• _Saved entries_
%%
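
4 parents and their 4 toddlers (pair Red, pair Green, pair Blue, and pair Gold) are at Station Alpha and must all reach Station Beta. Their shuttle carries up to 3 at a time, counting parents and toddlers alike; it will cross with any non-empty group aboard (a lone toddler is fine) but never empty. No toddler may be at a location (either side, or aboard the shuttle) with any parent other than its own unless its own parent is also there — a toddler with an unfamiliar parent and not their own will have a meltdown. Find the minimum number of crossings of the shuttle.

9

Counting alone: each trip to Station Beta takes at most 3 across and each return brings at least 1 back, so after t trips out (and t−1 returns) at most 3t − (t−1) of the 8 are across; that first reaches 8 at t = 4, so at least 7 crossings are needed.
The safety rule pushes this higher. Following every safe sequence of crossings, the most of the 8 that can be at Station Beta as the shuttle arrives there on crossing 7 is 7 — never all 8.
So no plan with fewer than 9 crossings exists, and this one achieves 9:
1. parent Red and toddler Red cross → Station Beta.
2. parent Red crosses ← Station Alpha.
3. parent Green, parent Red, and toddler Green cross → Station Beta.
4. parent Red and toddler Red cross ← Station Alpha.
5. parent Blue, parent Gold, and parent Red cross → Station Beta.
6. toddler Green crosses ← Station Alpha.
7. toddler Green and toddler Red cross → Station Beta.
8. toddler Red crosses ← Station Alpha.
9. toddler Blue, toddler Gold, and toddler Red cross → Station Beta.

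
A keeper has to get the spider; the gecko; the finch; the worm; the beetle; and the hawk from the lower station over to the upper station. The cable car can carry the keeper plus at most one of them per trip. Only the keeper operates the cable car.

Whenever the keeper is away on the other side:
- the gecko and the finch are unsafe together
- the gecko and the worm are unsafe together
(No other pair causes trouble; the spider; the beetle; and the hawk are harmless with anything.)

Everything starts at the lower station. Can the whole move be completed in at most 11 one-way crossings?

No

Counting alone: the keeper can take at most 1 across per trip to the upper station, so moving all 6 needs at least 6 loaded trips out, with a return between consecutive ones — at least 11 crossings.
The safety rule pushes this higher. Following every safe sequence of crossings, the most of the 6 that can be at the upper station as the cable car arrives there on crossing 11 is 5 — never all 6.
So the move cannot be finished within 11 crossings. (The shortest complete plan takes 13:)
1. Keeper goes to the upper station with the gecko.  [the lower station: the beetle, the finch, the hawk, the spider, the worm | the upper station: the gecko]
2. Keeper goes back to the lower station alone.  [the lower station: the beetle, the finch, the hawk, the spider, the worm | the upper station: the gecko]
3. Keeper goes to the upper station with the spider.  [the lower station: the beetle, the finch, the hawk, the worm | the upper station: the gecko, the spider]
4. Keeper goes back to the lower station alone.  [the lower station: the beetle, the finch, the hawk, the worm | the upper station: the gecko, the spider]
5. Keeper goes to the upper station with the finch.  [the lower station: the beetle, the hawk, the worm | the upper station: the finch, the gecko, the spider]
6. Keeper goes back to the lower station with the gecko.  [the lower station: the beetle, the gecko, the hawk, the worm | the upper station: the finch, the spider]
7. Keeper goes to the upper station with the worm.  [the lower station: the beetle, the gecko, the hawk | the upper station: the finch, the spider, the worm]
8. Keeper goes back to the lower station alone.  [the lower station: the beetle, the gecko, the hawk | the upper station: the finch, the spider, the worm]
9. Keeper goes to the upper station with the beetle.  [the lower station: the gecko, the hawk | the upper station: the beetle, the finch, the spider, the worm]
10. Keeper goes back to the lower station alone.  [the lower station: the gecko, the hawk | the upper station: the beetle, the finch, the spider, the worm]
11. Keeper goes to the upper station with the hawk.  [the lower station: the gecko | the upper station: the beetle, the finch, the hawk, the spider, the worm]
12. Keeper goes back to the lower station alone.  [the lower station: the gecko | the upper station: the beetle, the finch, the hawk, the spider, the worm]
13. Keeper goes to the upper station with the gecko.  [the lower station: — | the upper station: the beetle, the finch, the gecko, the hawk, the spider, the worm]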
%%
• _What the exercise asks_
Go through the records and repeat each one exactly as written.

• _Answer to this exercise_
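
4 parents and their 4 toddlers (pair Red, pair Green, pair Blue, and pair Gold) are at Station Alpha and must all reach Station Beta. Their shuttle carries up to 3 at a time, counting parents and toddlers alike; it will cross with any non-empty group aboard (a lone toddler is fine) but never empty. No toddler may be at a location (either side, or aboard the shuttle) with any parent other than its own unless its own parent is also there — a toddler with an unfamiliar parent and not their own will have a meltdown. Find the minimum number of crossings of the shuttle.

9

Counting alone: each trip to Station Beta takes at most 3 across and each return brings at least 1 back, so after t trips out (and t−1 returns) at most 3t − (t−1) of the 8 are across; that first reaches 8 at t = 4, so at least 7 crossings are needed.
The safety rule pushes this higher. Following every safe sequence of crossings, the most of the 8 that can be at Station Beta as the shuttle arrives there on crossing 7 is 7 — never all 8.
So no plan with fewer than 9 crossings exists, and this one achieves 9:
1. parent Red and toddler Red cross → Station Beta.
2. parent Red crosses ← Station Alpha.
3. parent Green, parent Red, and toddler Green cross → Station Beta.
4. parent Red and toddler Red cross ← Station Alpha.
5. parent Blue, parent Gold, and parent Red cross → Station Beta.
6. toddler Green crosses ← Station Alpha.
7. toddler Green and toddler Red cross → Station Beta.
8. toddler Red crosses ← Station Alpha.
9. toddler Blue, toddler Gold, and toddler Red cross → Station Beta.

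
A keeper has to get the spider; the gecko; the finch; the worm; the beetle; and the hawk from the lower station over to the upper station. The cable car can carry the keeper plus at most one of them per trip. Only the keeper operates the cable car.

Whenever the keeper is away on the other side:
- the gecko and the finch are unsafe together
- the gecko and the worm are unsafe together
(No other pair causes trouble; the spider; the beetle; and the hawk are harmless with anything.)

Everything starts at the lower station. Can the whole move be completed in at most 11 one-way crossings?

No

Counting alone: the keeper can take at most 1 across per trip to the upper station, so moving all 6 needs at least 6 loaded trips out, with a return between consecutive ones — at least 11 crossings.
The safety rule pushes this higher. Following every safe sequence of crossings, the most of the 6 that can be at the upper station as the cable car arrives there on crossing 11 is 5 — never all 6.
So the move cannot be finished within 11 crossings. (The shortest complete plan takes 13:)
1. Keeper goes to the upper station with the gecko.  [the lower station: the beetle, the finch, the hawk, the spider, the worm | the upper station: the gecko]
2. Keeper goes back to the lower station alone.  [the lower station: the beetle, the finch, the hawk, the spider, the worm | the upper station: the gecko]
3. Keeper goes to the upper station with the spider.  [the lower station: the beetle, the finch, the hawk, the worm | the upper station: the gecko, the spider]
4. Keeper goes back to the lower station alone.  [the lower station: the beetle, the finch, the hawk, the worm | the upper station: the gecko, the spider]
5. Keeper goes to the upper station with the finch.  [the lower station: the beetle, the hawk, the worm | the upper station: the finch, the gecko, the spider]
6. Keeper goes back to the lower station with the gecko.  [the lower station: the beetle, the gecko, the hawk, the worm | the upper station: the finch, the spider]
7. Keeper goes to the upper station with the worm.  [the lower station: the beetle, the gecko, the hawk | the upper station: the finch, the spider, the worm]
8. Keeper goes back to the lower station alone.  [the lower station: the beetle, the gecko, the hawk | the upper station: the finch, the spider, the worm]
9. Keeper goes to the upper station with the beetle.  [the lower station: the gecko, the hawk | the upper station: the beetle, the finch, the spider, the worm]
10. Keeper goes back to the lower station alone.  [the lower station: the gecko, the hawk | the upper station: the beetle, the finch, the spider, the worm]
11. Keeper goes to the upper station with the hawk.  [the lower station: the gecko | the upper station: the beetle, the finch, the hawk, the spider, the worm]
12. Keeper goes back to the lower station alone.  [the lower station: the gecko | the upper station: the beetle, the finch, the hawk, the spider, the worm]
13. Keeper goes to the upper station with the gecko.  [the lower station: — | the upper station: the beetle, the finch, the gecko, the hawk, the spider, the worm]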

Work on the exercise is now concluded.